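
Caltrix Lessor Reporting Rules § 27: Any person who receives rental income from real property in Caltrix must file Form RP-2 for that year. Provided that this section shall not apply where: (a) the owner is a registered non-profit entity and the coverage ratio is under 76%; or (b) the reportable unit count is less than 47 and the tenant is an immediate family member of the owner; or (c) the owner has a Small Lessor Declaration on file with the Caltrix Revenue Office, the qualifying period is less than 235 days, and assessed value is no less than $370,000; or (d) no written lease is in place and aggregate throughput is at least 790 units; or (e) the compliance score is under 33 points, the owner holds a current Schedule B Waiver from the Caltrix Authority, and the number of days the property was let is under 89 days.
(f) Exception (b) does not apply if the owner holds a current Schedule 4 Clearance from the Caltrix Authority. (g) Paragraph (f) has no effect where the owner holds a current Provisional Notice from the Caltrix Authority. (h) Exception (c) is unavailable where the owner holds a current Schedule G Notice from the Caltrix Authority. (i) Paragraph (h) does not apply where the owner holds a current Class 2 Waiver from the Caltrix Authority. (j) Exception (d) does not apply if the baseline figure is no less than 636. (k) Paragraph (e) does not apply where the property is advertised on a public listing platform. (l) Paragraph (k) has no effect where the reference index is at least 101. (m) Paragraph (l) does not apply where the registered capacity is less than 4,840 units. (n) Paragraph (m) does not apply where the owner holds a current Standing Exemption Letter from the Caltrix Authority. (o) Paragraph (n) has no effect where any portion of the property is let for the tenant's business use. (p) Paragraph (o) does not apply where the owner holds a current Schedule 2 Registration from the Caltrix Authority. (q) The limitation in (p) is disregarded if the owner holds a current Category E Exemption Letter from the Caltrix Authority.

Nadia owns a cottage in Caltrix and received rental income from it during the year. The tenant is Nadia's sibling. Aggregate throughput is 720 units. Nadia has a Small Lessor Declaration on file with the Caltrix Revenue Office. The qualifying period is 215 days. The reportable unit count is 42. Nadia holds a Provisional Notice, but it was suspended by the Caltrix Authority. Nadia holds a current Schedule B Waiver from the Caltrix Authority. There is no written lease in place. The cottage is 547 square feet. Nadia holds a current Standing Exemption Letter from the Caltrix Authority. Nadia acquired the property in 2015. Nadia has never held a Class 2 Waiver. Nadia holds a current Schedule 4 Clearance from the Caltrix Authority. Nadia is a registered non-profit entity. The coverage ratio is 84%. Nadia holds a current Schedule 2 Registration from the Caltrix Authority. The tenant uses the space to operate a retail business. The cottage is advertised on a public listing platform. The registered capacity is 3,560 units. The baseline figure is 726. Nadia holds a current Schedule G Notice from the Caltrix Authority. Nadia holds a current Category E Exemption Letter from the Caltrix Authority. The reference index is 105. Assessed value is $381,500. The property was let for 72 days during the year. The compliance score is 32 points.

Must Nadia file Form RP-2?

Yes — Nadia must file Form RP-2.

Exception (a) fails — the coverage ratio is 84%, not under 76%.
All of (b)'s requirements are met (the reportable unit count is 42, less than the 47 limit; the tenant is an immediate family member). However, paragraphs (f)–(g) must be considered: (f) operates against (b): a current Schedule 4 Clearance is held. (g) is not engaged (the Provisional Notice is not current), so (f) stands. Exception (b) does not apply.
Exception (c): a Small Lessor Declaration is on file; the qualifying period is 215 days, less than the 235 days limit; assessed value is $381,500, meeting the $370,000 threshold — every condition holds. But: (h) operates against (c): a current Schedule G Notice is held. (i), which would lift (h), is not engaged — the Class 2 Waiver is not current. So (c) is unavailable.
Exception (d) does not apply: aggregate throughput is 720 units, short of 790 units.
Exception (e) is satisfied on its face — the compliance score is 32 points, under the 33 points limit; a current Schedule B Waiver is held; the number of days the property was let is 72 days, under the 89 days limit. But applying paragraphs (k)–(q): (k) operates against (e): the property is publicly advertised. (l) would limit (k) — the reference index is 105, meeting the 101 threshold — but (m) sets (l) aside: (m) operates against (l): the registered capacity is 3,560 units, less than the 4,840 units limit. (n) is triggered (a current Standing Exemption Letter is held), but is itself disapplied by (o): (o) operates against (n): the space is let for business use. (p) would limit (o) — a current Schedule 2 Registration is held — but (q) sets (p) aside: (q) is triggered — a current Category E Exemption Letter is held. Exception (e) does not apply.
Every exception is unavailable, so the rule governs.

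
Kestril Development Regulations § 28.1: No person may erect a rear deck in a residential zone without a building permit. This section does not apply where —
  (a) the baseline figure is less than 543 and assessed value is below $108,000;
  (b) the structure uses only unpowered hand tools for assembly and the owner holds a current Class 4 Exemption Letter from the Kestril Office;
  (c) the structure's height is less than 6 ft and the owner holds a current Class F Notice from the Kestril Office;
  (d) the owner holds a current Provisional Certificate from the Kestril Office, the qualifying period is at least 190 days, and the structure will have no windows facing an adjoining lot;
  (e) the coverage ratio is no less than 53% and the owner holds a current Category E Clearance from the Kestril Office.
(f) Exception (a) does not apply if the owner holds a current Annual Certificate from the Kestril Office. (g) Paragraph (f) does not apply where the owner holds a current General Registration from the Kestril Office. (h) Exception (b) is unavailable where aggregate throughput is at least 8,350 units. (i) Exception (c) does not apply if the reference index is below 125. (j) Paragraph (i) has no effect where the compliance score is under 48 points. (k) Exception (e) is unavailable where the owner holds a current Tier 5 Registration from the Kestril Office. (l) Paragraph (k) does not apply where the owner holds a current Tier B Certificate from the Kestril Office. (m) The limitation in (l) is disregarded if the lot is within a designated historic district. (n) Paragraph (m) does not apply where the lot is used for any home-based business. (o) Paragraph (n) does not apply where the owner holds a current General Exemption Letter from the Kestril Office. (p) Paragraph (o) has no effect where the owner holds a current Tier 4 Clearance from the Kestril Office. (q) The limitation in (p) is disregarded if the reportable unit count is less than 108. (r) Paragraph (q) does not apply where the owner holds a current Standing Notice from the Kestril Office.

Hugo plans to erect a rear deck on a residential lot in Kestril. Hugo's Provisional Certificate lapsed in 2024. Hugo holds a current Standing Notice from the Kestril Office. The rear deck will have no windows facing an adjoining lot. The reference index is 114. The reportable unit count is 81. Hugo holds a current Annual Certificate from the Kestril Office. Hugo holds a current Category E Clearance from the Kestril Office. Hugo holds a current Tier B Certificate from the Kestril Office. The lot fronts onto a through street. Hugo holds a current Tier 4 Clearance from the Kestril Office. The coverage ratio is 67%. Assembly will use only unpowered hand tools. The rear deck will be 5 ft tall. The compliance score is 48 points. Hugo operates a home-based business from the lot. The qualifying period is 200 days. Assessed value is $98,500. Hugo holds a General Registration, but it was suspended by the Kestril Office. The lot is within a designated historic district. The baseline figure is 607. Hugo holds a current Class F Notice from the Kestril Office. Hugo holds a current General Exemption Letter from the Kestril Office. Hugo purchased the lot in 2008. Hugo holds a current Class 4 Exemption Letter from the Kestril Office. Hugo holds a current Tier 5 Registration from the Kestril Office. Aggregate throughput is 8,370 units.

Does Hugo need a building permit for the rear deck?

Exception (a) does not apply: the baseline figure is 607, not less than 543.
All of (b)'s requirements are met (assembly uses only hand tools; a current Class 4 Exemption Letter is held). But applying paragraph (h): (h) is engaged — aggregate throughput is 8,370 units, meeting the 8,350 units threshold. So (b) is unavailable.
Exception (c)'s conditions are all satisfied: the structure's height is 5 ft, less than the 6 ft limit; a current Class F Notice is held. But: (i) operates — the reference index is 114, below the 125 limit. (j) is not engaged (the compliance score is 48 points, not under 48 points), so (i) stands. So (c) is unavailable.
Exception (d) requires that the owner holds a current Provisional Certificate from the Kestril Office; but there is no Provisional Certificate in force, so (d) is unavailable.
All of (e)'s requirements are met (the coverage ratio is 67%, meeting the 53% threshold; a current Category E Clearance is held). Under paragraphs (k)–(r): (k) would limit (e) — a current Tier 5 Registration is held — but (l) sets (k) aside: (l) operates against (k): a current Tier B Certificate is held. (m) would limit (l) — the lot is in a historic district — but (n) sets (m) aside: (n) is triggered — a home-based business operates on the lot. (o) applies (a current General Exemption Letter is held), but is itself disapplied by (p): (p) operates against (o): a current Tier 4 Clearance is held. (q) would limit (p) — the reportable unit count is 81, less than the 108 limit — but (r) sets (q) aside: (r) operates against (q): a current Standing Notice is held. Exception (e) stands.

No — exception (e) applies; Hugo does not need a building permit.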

==

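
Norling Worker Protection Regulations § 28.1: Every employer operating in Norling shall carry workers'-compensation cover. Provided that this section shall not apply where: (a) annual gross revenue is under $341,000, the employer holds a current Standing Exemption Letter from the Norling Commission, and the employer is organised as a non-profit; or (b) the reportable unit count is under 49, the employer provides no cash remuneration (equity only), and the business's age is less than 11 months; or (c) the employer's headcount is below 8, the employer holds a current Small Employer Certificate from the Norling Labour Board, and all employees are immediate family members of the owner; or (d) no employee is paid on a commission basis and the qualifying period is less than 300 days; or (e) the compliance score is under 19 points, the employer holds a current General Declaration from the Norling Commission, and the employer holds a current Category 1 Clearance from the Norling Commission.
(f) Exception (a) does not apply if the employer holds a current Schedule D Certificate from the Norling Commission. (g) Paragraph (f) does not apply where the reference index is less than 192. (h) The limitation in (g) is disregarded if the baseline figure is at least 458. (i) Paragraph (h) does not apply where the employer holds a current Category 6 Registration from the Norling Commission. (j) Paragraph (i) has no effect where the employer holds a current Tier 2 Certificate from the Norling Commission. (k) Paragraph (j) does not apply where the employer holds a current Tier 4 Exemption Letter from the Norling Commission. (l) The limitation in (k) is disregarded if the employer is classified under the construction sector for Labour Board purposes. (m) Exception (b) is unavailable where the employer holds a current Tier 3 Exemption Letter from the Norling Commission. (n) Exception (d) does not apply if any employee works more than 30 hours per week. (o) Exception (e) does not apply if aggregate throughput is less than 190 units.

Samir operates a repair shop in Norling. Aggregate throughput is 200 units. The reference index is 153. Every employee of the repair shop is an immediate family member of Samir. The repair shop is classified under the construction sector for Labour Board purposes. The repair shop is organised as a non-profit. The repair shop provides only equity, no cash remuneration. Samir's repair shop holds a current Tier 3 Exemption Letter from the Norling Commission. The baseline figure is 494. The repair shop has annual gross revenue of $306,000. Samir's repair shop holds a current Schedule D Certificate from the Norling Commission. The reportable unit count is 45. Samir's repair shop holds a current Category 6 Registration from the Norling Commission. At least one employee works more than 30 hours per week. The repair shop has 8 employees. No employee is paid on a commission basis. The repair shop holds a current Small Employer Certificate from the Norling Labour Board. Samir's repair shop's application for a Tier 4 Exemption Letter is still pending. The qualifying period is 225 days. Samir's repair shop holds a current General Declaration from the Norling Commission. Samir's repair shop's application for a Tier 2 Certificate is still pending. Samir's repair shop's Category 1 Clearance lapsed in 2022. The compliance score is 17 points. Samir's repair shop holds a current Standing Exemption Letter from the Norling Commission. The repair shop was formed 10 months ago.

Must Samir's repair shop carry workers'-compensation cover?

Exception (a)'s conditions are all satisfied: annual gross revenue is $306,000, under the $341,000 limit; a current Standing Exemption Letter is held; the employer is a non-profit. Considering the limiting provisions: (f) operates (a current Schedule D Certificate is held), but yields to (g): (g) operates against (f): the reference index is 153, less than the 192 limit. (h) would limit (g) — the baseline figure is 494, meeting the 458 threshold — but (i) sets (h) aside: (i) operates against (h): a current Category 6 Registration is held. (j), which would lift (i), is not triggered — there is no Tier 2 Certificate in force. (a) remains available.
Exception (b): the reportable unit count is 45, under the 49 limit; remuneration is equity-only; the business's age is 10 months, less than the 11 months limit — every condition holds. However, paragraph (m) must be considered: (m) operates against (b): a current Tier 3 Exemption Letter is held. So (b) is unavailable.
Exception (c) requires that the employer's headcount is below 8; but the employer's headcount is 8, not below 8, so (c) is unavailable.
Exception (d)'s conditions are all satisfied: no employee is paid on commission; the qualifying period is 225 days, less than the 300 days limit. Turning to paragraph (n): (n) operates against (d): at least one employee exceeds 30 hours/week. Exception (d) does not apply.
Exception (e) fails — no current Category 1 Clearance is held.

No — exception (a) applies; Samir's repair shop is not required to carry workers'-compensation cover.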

--

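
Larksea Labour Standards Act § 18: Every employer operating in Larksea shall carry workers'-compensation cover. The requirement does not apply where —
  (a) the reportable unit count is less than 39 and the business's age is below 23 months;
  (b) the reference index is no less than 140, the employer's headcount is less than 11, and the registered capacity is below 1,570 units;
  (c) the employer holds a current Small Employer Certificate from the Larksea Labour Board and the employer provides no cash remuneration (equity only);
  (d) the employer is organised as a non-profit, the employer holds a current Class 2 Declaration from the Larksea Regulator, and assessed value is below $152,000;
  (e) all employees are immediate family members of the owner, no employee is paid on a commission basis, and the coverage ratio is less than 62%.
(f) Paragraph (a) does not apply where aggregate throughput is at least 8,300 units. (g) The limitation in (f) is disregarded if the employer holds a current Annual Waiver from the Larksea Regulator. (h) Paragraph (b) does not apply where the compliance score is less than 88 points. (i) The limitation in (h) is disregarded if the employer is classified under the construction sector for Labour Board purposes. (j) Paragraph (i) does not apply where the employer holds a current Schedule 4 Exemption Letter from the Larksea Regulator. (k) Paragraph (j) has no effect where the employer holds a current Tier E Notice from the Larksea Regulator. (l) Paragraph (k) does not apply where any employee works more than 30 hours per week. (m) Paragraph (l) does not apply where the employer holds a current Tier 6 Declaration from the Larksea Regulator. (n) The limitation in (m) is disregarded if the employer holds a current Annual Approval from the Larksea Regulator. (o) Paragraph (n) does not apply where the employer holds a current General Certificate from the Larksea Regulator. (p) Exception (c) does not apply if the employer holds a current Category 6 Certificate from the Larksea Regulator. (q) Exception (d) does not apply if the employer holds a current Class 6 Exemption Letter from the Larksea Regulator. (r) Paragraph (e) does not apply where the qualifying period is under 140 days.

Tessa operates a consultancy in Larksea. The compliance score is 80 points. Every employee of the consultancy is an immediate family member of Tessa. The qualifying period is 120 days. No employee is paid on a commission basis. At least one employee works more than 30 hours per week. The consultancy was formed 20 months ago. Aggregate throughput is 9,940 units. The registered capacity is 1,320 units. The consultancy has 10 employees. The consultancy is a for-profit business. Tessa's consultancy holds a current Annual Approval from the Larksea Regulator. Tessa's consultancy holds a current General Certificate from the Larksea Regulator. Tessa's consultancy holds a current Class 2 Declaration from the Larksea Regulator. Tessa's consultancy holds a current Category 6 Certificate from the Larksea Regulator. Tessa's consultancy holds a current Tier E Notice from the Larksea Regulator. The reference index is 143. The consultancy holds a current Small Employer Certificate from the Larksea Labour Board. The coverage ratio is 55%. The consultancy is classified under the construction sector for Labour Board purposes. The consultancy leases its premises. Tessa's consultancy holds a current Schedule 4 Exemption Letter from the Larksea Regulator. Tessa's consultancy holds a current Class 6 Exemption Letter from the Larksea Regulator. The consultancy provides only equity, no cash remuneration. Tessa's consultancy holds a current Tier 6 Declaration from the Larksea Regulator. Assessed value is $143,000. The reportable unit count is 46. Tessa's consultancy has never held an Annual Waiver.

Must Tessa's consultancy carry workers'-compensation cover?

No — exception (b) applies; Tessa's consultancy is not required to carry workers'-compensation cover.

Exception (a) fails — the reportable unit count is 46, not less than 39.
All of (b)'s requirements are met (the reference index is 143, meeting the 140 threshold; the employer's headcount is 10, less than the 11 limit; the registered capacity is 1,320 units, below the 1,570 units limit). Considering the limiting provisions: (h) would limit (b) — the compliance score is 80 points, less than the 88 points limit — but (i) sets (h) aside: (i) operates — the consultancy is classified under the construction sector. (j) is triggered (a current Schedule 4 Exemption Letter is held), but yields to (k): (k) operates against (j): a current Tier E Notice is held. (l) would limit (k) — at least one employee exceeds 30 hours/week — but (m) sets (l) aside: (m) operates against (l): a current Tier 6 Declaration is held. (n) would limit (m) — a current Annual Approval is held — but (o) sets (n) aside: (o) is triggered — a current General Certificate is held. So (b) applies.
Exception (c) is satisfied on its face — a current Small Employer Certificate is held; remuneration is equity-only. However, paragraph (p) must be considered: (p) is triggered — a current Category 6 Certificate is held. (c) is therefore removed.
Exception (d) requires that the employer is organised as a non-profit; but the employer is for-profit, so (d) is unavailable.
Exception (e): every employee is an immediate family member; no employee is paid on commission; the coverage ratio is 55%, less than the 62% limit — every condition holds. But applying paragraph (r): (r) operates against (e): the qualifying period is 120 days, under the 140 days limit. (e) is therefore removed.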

Requirement
When the line with "(b) the structure" is reached in the data above, begin copying, and stop after the line with "(e) the coverage"; copy each line exactly, both ends included.

Answer for the task
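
  (b) the structure uses only unpowered hand tools for assembly and the owner holds a current Class 4 Exemption Letter from the Kestril Office;
  (c) the structure's height is less than 6 ft and the owner holds a current Class F Notice from the Kestril Office;
  (d) the owner holds a current Provisional Certificate from the Kestril Office, the qualifying period is at least 190 days, and the structure will have no windows facing an adjoining lot;
  (e) the coverage ratio is no less than 53% and the owner holds a current Category E Clearance from the Kestril Office.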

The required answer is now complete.